> **ACTION ITEM**: Under this line are the records; write out word for word the part that begins at the line containing "(2) What is" and ends at the line containing "(3) The amplitude on |000> is -sqrt(2)*I/2.", and no more.
----------
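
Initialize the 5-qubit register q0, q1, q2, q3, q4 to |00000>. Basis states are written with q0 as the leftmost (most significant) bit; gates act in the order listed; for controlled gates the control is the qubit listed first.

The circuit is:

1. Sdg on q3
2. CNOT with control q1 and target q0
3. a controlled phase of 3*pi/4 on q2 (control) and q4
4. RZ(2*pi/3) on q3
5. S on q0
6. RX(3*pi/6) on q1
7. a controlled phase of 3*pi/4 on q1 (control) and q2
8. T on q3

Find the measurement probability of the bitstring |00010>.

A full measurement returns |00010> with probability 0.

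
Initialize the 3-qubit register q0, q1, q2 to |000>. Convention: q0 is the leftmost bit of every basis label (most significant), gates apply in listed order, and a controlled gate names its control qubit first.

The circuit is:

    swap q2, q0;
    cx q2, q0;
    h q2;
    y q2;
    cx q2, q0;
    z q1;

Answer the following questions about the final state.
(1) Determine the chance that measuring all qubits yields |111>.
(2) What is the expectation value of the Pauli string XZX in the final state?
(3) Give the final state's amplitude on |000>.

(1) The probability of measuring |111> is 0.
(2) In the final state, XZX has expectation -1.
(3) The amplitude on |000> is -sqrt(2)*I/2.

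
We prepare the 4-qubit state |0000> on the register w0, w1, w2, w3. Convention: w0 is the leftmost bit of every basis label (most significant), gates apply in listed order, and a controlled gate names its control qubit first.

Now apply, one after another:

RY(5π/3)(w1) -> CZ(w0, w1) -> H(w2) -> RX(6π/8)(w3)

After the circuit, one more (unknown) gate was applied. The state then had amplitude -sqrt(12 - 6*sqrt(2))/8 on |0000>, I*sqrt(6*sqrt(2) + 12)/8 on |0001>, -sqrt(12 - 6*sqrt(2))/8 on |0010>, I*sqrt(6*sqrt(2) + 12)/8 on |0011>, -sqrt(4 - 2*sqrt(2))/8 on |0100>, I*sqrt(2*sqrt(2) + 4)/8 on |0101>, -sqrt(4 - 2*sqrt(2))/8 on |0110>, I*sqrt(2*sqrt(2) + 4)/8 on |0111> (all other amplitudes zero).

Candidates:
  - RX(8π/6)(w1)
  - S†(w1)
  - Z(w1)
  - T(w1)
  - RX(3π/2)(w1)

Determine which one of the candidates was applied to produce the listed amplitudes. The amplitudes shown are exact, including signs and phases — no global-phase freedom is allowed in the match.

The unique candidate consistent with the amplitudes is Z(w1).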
----------
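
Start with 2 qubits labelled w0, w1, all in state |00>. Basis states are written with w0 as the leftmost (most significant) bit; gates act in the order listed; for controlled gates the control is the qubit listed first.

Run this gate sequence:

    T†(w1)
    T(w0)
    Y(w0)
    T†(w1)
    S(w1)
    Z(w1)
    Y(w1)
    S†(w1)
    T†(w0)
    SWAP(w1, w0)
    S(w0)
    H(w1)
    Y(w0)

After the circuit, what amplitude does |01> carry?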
----------
> **ANSWER TO THIS TASK**:
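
(2) What is the expectation value of the Pauli string XZX in the final state?
(3) Give the final state's amplitude on |000>.

(1) The probability of measuring |111> is 0.
(2) In the final state, XZX has expectation -1.
(3) The amplitude on |000> is -sqrt(2)*I/2.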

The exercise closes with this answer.